Start of Source material
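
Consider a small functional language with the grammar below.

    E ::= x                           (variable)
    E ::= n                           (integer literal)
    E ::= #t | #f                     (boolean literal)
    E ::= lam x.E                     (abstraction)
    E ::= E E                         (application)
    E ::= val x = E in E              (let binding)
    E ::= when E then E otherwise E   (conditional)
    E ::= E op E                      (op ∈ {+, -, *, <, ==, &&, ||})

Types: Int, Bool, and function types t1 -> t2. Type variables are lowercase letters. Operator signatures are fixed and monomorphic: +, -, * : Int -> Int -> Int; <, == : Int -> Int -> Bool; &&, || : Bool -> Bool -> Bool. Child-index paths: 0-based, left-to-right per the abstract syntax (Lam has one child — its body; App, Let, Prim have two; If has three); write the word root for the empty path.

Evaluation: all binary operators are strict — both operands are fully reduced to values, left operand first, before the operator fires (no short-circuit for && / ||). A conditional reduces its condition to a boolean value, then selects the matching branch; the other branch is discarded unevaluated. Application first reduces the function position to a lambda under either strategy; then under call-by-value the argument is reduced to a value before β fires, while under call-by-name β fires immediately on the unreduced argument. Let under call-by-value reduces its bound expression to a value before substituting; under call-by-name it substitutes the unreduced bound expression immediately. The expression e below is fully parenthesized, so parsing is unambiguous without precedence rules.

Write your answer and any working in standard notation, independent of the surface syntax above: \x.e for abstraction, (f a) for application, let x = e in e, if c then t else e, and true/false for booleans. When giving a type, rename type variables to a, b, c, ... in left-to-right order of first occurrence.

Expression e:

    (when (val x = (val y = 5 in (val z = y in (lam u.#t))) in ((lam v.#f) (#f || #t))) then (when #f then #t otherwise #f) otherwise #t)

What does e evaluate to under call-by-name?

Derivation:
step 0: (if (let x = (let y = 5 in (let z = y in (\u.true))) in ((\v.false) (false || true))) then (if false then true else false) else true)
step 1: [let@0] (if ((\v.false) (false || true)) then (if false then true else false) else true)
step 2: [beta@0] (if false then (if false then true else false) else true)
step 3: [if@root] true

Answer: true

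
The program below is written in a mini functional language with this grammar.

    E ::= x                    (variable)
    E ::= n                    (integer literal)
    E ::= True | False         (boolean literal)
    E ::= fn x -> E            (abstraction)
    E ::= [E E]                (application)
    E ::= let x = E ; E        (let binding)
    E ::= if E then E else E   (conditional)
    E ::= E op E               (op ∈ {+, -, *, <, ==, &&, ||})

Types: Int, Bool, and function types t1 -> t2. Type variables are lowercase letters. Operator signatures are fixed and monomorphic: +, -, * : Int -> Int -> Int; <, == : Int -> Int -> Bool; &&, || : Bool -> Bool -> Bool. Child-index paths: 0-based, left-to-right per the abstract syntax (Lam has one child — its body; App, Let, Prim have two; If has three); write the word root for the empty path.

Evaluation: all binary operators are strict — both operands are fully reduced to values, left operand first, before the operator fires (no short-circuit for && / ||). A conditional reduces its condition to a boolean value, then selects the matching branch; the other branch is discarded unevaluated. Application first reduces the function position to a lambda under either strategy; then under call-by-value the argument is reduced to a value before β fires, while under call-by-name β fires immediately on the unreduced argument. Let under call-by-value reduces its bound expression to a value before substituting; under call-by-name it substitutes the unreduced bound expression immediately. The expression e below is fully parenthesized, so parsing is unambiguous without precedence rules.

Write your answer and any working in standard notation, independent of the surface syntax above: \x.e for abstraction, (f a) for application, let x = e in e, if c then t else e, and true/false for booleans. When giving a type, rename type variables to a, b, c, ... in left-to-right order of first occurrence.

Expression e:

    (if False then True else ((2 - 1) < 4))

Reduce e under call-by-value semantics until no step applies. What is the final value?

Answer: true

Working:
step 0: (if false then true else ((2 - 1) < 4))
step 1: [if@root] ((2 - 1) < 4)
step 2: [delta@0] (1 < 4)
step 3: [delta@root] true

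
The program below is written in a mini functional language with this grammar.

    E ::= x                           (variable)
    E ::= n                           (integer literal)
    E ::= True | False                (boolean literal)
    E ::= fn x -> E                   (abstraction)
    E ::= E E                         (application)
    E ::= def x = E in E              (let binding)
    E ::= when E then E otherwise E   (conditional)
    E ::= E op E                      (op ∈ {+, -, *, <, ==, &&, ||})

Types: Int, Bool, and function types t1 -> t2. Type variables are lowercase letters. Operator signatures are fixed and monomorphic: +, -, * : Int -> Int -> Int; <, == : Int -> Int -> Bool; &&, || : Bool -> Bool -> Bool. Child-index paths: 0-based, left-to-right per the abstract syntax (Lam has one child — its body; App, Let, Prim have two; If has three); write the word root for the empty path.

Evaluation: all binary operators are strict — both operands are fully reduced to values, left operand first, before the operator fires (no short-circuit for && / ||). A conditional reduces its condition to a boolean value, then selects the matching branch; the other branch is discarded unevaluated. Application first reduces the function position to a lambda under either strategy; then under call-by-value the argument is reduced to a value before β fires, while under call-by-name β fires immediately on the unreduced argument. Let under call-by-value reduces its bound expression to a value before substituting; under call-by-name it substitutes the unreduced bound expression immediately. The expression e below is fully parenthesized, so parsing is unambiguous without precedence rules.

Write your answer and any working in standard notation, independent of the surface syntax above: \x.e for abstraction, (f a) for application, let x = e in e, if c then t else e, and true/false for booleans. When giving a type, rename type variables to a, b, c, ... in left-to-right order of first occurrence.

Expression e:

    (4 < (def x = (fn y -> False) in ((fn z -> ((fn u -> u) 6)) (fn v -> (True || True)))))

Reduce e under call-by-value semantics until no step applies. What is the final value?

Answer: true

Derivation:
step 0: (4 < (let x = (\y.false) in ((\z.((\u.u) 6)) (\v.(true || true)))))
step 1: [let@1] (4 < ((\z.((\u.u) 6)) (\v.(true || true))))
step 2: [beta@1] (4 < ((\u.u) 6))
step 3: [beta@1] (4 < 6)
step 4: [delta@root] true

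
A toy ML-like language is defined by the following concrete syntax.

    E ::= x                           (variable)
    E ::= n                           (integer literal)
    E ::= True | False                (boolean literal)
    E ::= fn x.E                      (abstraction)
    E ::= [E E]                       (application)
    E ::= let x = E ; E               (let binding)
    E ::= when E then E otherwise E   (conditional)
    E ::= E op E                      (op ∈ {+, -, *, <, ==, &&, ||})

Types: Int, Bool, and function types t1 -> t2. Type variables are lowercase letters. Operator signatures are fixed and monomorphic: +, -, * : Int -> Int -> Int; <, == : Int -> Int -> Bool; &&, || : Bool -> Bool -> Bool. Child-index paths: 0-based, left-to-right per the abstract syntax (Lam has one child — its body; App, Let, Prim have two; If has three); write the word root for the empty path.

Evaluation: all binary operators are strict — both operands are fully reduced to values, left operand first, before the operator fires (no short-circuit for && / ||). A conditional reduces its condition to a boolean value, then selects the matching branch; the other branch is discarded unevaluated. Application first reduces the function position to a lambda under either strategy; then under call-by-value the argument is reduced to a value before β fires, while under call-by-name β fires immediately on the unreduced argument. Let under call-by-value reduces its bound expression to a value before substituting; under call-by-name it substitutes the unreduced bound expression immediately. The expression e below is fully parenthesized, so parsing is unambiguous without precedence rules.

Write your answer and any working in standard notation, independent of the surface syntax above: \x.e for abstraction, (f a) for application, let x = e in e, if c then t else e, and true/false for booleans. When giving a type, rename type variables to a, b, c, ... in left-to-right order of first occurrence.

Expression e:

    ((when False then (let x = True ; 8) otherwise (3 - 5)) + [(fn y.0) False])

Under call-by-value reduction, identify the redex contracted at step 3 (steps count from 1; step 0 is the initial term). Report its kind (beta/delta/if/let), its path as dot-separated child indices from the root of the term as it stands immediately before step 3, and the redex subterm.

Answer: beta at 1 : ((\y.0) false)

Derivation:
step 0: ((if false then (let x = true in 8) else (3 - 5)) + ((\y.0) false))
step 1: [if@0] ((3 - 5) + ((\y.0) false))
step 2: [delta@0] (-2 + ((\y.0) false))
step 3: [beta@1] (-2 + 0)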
End of Source material
Exercise prompt =
Copy out the lines of the data where the string "binding" occurs.

Answer to the exercise =
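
    E ::= val x = E in E              (let binding)
    E ::= let x = E ; E        (let binding)
    E ::= def x = E in E              (let binding)
    E ::= let x = E ; E               (let binding)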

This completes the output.